| TASK OBJECTIVE |
Search the data below for the string "process". Extract every line that contains it.

___ RECORDS SHOWN

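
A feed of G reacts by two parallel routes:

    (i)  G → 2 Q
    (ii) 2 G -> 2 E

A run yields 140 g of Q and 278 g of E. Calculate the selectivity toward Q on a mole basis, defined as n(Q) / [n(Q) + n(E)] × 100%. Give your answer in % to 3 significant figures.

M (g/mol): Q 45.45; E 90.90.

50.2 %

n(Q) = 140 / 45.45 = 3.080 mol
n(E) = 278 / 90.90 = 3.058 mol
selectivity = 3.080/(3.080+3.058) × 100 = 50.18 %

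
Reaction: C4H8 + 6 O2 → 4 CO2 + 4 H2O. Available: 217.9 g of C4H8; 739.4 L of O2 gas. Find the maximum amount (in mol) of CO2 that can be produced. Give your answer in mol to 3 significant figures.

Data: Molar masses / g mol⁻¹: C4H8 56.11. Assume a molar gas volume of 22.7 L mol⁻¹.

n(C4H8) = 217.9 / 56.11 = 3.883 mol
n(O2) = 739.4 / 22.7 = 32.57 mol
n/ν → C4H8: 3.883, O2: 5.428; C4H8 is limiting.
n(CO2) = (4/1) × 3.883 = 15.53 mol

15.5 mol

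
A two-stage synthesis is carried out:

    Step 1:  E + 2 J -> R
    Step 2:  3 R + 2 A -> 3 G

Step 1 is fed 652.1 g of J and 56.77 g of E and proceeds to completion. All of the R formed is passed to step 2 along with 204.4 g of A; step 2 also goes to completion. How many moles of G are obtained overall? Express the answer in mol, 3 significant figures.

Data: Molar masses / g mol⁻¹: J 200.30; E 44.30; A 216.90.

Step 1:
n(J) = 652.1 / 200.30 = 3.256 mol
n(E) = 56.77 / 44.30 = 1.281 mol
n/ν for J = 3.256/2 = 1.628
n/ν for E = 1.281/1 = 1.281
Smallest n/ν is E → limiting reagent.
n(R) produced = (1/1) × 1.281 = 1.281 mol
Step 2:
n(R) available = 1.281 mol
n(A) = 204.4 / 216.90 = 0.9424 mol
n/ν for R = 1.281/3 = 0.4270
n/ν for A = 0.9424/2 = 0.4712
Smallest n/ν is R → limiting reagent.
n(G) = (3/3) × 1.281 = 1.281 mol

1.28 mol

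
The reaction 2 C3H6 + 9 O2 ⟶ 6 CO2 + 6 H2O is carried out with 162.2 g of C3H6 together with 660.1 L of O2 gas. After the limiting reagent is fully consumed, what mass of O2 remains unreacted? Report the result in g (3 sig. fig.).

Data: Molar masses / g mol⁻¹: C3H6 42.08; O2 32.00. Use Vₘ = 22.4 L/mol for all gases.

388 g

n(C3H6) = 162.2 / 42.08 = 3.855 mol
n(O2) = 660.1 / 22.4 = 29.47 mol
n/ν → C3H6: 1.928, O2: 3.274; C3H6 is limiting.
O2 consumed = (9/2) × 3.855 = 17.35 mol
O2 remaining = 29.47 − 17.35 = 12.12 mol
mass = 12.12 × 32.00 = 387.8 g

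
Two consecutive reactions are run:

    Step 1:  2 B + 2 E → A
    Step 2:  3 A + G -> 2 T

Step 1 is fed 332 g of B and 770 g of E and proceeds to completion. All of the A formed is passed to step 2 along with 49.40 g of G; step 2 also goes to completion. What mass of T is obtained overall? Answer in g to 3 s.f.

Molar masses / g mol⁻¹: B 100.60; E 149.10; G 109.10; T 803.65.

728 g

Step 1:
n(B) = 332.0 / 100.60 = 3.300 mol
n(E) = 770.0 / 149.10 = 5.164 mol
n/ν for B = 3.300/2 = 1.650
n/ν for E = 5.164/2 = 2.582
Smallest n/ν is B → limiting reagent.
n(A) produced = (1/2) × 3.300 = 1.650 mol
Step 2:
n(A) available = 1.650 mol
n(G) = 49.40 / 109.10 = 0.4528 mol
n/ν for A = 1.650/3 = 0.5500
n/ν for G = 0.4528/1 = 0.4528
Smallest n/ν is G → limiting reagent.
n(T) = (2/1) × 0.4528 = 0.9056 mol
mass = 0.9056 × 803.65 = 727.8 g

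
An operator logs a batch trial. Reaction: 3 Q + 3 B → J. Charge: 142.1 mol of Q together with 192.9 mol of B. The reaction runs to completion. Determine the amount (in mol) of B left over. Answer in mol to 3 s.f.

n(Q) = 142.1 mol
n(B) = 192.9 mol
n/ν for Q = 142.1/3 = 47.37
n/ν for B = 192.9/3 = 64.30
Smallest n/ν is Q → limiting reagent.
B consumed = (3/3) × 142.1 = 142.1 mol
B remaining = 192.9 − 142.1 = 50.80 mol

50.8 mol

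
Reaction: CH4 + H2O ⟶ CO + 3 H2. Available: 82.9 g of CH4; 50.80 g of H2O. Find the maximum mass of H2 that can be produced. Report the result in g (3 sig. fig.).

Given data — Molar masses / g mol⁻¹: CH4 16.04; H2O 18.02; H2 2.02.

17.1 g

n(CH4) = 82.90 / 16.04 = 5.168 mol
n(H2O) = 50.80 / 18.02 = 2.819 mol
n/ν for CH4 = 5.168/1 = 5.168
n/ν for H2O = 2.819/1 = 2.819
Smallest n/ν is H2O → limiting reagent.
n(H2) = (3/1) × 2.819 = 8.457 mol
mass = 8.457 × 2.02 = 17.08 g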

______
___ RECORDS SHOWN

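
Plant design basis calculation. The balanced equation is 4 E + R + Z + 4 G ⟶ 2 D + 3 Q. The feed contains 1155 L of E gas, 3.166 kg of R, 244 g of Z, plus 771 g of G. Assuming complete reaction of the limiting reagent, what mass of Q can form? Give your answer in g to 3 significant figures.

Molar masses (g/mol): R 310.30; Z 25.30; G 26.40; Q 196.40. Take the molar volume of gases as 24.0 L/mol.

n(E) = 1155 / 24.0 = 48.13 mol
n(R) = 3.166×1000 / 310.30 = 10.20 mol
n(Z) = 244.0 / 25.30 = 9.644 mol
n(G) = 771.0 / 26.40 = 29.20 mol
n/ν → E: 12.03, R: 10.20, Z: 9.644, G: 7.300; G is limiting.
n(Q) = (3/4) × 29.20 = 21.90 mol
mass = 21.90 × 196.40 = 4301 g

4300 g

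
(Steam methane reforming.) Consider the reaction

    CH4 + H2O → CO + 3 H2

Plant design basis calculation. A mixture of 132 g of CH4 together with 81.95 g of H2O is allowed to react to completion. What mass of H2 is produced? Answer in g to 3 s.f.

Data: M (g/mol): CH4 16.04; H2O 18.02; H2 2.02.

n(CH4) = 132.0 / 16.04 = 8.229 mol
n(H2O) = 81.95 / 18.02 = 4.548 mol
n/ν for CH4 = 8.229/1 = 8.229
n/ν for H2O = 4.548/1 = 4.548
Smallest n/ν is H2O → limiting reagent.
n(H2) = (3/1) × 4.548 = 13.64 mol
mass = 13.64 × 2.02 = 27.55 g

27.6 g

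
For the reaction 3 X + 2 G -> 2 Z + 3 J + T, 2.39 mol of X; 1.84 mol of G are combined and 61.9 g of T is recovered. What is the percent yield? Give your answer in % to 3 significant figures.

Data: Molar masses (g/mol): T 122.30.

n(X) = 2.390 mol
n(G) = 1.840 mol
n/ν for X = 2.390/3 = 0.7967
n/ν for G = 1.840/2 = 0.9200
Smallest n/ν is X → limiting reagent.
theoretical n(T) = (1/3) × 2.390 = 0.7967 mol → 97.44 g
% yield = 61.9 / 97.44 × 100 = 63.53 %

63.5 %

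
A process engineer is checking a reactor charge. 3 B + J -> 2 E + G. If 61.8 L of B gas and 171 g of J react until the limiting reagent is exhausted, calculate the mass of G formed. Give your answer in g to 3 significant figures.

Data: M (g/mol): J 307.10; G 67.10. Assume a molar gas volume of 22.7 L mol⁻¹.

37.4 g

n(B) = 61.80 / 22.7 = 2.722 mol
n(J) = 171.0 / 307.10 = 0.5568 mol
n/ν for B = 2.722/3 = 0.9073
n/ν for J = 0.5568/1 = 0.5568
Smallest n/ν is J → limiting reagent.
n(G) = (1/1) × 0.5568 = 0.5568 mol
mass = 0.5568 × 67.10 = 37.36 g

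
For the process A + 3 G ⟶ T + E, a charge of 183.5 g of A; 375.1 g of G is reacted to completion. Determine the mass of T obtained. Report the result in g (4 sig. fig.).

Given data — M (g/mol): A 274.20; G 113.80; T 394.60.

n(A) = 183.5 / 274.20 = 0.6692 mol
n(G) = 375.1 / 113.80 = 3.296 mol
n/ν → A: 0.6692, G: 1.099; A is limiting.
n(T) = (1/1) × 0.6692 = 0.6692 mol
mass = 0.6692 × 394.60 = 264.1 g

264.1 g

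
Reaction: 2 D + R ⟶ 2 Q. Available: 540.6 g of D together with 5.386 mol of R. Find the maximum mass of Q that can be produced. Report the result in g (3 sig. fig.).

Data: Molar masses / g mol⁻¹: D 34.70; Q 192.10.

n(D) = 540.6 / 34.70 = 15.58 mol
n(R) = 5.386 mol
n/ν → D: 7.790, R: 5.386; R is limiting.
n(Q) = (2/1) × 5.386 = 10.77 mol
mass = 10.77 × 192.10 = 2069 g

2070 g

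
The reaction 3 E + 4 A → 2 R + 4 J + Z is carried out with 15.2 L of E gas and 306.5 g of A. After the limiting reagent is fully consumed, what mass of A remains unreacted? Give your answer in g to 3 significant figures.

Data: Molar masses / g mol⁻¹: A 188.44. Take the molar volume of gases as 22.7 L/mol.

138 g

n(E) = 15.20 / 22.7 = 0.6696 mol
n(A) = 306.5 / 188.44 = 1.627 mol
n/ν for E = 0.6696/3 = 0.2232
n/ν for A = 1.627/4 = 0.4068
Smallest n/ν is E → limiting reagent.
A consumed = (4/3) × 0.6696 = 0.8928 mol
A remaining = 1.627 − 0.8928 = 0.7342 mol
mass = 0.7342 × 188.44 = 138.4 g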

______

| RESPONSE |
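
A process engineer is checking a reactor charge. 3 B + J -> 2 E + G. If 61.8 L of B gas and 171 g of J react until the limiting reagent is exhausted, calculate the mass of G formed. Give your answer in g to 3 significant figures.
For the process A + 3 G ⟶ T + E, a charge of 183.5 g of A; 375.1 g of G is reacted to completion. Determine the mass of T obtained. Report the result in g (4 sig. fig.).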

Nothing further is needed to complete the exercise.